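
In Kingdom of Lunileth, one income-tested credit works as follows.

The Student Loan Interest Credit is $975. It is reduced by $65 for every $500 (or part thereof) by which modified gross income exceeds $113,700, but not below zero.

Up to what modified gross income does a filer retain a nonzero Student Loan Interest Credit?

After 14 increments the reduction is 14 × $65 = $910, leaving $65; one more increment wipes it out. Increment 14 ends at excess 14 × $500 = $7,000, so the highest qualifying income is $113,700 + $7,000 = $120,700.

$120,700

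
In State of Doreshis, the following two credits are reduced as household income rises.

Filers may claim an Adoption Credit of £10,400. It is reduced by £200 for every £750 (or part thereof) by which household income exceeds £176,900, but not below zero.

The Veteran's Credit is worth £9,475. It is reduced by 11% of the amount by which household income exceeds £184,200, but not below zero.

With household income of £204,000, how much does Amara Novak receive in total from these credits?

£10,297

Adoption Credit: income exceeds £176,900 by £27,100, which is 37 full-or-partial £750 increments; reduction = 37 × £200 = £7,400, leaving £3,000.
Veteran's Credit: 11% of the £19,800 excess over £184,200 is £2,178; credit = £9,475 − £2,178 = £7,297.
Total: £3,000 + £7,297 = £10,297.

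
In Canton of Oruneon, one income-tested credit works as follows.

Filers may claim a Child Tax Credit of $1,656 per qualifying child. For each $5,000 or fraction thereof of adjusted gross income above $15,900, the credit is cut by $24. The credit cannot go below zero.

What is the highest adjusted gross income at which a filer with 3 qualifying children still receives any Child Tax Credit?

$1,045,900

Full credit = 3 × $1,656 = $4,968.
After 206 increments the reduction is 206 × $24 = $4,944, leaving $24; one more increment wipes it out. Increment 206 ends at excess 206 × $5,000 = $1,030,000, so the highest qualifying income is $15,900 + $1,030,000 = $1,045,900.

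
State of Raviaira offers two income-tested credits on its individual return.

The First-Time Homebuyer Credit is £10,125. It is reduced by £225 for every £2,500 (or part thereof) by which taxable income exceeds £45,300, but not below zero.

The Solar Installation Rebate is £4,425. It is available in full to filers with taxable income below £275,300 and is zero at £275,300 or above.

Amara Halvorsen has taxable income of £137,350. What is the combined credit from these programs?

£6,225

First-Time Homebuyer Credit: income exceeds £45,300 by £92,050, which is 37 full-or-partial £2,500 increments; reduction = 37 × £225 = £8,325, leaving £1,800.
Solar Installation Rebate: £137,350 is below the £275,300 cutoff, so the full £4,425 applies.
Total: £1,800 + £4,425 = £6,225.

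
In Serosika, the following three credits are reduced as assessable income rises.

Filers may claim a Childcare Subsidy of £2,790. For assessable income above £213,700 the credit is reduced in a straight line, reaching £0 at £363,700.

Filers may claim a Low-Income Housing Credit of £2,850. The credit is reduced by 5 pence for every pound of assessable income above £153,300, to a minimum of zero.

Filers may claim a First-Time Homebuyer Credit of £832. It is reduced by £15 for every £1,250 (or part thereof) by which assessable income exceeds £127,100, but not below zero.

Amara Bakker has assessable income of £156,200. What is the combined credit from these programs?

£5,967

Childcare Subsidy: £156,200 is at or below the £213,700 threshold, so the full £2,790 applies.
Low-Income Housing Credit: 5% of the £2,900 excess over £153,300 is £145; credit = £2,850 − £145 = £2,705.
First-Time Homebuyer Credit: income exceeds £127,100 by £29,100, which is 24 full-or-partial £1,250 increments; reduction = 24 × £15 = £360, leaving £472.
Total: £2,790 + £2,705 + £472 = £5,967.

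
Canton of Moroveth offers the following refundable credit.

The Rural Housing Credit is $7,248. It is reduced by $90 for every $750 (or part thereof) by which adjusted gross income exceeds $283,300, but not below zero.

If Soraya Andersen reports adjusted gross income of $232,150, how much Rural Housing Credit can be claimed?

$7,248

Rural Housing Credit: $232,150 is at or below the $283,300 threshold, so the full $7,248 applies.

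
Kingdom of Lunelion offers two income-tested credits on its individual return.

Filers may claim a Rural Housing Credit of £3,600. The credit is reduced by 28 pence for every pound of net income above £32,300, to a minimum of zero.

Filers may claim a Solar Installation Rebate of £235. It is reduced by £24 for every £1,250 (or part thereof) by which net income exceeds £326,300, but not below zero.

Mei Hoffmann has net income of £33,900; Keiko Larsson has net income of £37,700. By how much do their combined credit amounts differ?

Mei (£33,900): Rural Housing Credit: 28% of the £1,600 excess over £32,300 is £448; credit = £3,600 − £448 = £3,152. Solar Installation Rebate: £33,900 is at or below the £326,300 threshold, so the full £235 applies. total £3,152 + £235 = £3,387
Keiko (£37,700): Rural Housing Credit: 28% of the £5,400 excess over £32,300 is £1,512; credit = £3,600 − £1,512 = £2,088. Solar Installation Rebate: £37,700 is at or below the £326,300 threshold, so the full £235 applies. total £2,088 + £235 = £2,323
Difference: |£3,387 − £2,323| = £1,064.

£1,064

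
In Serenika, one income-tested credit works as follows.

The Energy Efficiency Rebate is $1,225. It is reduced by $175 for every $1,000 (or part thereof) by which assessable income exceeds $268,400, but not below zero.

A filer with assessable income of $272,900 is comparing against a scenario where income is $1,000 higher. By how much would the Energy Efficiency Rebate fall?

At $272,900 — income exceeds $268,400 by $4,500, which is 5 full-or-partial $1,000 increments; reduction = 5 × $175 = $875, leaving $350.
At $273,900 — income exceeds $268,400 by $5,500, which is 6 full-or-partial $1,000 increments; reduction = 6 × $175 = $1,050, leaving $175.
Lost: $350 − $175 = $175.

$175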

> [Task to complete] Each line from the one containing "A filer with assessable" through the final line of the listing above should be returned exactly; return nothing else.

> [Exercise result]
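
A filer with assessable income of $272,900 is comparing against a scenario where income is $1,000 higher. By how much would the Energy Efficiency Rebate fall?

At $272,900 — income exceeds $268,400 by $4,500, which is 5 full-or-partial $1,000 increments; reduction = 5 × $175 = $875, leaving $350.
At $273,900 — income exceeds $268,400 by $5,500, which is 6 full-or-partial $1,000 increments; reduction = 6 × $175 = $1,050, leaving $175.
Lost: $350 − $175 = $175.

$175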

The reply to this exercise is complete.